▸ **PROBLEM DETAILS**
Would it be possible to quote, exactly and in full, the lines from the one with "In a well-mixed isothermal batch reactor the" through the end of the entries below?

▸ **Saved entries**

=== Begin Enclosure ===

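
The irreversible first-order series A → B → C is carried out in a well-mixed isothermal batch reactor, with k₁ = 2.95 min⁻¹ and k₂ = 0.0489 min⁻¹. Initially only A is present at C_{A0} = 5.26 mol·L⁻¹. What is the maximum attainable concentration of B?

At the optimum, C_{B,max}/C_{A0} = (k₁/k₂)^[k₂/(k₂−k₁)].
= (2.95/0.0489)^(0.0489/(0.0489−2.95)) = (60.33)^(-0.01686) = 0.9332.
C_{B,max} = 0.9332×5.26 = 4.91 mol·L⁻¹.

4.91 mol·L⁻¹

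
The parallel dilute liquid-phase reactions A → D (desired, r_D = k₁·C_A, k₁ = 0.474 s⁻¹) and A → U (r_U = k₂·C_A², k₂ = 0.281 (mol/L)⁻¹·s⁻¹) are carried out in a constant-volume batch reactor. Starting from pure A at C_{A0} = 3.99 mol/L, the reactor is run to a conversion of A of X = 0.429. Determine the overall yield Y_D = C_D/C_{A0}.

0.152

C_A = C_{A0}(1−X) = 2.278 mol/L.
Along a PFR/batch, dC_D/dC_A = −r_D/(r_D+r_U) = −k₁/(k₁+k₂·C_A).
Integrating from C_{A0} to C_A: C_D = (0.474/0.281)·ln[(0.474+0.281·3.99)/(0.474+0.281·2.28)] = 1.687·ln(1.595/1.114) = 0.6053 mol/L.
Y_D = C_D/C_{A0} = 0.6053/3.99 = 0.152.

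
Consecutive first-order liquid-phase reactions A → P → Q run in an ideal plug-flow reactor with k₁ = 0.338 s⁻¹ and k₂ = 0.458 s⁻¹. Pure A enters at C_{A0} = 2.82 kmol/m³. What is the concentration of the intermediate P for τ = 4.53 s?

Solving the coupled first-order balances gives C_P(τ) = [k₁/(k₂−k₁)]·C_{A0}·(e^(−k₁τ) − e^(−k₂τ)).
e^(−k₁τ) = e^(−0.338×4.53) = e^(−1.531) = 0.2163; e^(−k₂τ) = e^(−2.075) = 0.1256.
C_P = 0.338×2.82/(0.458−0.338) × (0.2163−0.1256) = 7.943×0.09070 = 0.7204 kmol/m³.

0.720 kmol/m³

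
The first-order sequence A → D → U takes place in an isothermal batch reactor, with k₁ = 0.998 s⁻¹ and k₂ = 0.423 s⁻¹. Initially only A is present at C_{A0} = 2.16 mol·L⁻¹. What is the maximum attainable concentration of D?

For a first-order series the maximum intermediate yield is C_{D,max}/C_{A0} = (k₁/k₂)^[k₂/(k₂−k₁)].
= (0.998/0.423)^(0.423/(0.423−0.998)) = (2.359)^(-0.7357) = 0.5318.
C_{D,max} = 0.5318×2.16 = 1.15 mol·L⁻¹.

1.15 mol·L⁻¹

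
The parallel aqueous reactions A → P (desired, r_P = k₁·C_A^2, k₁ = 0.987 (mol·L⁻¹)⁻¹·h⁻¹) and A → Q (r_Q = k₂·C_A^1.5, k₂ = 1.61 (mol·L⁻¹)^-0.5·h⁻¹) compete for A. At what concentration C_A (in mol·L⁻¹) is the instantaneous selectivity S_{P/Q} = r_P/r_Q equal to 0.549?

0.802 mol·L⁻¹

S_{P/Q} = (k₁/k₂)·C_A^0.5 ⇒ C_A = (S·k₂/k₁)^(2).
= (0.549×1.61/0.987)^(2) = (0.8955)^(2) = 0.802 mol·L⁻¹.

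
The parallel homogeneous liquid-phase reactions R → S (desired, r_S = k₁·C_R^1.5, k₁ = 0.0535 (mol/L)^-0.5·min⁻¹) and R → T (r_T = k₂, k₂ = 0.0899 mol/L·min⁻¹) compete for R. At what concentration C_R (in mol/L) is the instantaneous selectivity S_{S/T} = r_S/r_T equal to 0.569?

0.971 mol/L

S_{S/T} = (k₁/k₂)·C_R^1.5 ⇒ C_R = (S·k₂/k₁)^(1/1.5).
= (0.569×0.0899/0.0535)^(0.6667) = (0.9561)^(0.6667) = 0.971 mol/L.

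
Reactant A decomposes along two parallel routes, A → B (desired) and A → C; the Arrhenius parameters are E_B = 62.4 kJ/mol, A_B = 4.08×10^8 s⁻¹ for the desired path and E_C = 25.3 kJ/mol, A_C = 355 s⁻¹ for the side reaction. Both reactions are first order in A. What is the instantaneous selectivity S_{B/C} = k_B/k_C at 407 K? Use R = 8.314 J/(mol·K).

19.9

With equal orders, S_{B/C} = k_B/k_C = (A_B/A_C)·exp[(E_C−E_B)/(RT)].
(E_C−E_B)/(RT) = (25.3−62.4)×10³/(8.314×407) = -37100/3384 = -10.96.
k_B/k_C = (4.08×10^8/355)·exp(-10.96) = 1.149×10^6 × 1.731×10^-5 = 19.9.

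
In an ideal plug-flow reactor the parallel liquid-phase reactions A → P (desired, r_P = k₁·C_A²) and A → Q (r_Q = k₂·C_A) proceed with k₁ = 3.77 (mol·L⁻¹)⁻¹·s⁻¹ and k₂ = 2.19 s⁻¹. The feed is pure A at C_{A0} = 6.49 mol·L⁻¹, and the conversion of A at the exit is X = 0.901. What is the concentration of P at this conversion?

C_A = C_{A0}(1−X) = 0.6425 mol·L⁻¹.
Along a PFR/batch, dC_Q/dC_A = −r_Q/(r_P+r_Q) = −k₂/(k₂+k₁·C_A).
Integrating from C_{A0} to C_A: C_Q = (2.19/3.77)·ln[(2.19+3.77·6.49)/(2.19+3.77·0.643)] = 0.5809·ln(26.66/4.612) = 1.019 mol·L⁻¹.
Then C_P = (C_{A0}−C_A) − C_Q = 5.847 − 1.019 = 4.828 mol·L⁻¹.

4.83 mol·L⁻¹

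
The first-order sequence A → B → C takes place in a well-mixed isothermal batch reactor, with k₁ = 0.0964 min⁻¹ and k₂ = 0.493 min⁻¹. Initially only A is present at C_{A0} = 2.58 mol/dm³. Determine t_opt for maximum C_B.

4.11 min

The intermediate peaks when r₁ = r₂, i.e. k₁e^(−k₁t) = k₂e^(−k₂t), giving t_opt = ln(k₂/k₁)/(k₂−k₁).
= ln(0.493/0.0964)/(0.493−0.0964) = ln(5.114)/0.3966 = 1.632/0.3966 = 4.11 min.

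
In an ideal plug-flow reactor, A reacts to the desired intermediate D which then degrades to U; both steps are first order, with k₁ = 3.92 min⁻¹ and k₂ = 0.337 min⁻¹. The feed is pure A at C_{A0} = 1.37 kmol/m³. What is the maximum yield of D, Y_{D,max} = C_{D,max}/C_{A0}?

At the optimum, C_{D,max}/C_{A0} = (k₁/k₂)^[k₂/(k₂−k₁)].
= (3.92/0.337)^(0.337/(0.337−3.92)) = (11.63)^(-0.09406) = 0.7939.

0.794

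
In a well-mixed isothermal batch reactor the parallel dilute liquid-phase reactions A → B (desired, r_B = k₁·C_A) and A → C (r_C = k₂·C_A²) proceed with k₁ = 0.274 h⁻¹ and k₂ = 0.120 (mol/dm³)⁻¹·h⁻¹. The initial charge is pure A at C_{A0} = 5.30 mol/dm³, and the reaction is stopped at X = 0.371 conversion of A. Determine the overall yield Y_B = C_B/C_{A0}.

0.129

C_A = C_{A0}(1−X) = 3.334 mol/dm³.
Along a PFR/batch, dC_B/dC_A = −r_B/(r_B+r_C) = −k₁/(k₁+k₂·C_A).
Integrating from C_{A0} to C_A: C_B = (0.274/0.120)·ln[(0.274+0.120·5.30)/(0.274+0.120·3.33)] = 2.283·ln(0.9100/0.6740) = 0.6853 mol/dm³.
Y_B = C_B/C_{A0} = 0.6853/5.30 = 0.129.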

=== End Enclosure ===

▸ **SOLVED EXERCISE**
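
In a well-mixed isothermal batch reactor the parallel dilute liquid-phase reactions A → B (desired, r_B = k₁·C_A) and A → C (r_C = k₂·C_A²) proceed with k₁ = 0.274 h⁻¹ and k₂ = 0.120 (mol/dm³)⁻¹·h⁻¹. The initial charge is pure A at C_{A0} = 5.30 mol/dm³, and the reaction is stopped at X = 0.371 conversion of A. Determine the overall yield Y_B = C_B/C_{A0}.

0.129

C_A = C_{A0}(1−X) = 3.334 mol/dm³.
Along a PFR/batch, dC_B/dC_A = −r_B/(r_B+r_C) = −k₁/(k₁+k₂·C_A).
Integrating from C_{A0} to C_A: C_B = (0.274/0.120)·ln[(0.274+0.120·5.30)/(0.274+0.120·3.33)] = 2.283·ln(0.9100/0.6740) = 0.6853 mol/dm³.
Y_B = C_B/C_{A0} = 0.6853/5.30 = 0.129.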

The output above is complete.